BEGIN

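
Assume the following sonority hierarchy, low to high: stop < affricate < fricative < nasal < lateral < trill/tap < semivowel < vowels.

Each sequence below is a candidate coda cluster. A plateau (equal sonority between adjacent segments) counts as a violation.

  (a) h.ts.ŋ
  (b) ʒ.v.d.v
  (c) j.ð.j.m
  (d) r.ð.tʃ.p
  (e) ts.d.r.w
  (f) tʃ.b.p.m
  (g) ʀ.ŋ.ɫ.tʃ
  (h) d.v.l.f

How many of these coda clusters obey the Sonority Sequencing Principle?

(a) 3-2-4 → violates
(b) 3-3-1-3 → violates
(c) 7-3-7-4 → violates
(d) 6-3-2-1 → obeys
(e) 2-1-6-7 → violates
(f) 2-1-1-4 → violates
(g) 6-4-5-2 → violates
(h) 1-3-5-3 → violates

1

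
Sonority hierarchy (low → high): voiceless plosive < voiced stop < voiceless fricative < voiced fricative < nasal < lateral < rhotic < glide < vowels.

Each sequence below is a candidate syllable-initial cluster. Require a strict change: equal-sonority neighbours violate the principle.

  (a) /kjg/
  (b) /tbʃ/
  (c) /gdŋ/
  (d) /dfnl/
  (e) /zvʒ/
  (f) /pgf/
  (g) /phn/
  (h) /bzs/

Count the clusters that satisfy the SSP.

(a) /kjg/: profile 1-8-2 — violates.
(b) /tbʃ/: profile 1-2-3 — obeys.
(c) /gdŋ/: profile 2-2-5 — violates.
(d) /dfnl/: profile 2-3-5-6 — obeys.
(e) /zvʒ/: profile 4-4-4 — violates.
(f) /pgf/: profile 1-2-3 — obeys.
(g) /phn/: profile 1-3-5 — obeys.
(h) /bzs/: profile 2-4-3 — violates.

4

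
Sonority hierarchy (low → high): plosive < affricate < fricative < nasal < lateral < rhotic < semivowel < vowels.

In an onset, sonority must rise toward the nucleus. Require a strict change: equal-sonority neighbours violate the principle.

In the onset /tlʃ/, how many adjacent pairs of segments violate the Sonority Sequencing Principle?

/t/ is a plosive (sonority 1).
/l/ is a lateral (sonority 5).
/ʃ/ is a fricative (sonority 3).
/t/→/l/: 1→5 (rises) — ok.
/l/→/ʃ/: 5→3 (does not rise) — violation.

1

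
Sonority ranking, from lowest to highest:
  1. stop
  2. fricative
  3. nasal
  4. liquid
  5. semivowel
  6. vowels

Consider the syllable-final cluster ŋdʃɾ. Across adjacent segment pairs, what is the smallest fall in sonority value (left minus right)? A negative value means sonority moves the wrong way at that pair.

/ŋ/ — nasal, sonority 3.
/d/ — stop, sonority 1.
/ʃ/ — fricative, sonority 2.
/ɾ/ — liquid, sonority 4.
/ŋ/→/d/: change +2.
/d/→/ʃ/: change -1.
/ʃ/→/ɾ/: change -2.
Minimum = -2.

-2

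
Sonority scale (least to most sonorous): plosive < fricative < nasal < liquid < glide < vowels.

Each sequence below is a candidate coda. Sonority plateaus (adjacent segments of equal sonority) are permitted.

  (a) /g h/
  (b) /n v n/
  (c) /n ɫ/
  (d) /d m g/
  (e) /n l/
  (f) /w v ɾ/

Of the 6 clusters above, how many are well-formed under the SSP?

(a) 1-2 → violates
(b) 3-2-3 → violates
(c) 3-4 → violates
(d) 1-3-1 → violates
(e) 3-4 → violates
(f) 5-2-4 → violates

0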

END

_DIRECTIONS FOR THIS TASK_. Filter the preceding entries down to the lines with "Each".

_TASK RESPONSE_.
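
Each sequence below is a candidate coda cluster. A plateau (equal sonority between adjacent segments) counts as a violation.
Each sequence below is a candidate syllable-initial cluster. Require a strict change: equal-sonority neighbours violate the principle.
Each sequence below is a candidate coda. Sonority plateaus (adjacent segments of equal sonority) are permitted.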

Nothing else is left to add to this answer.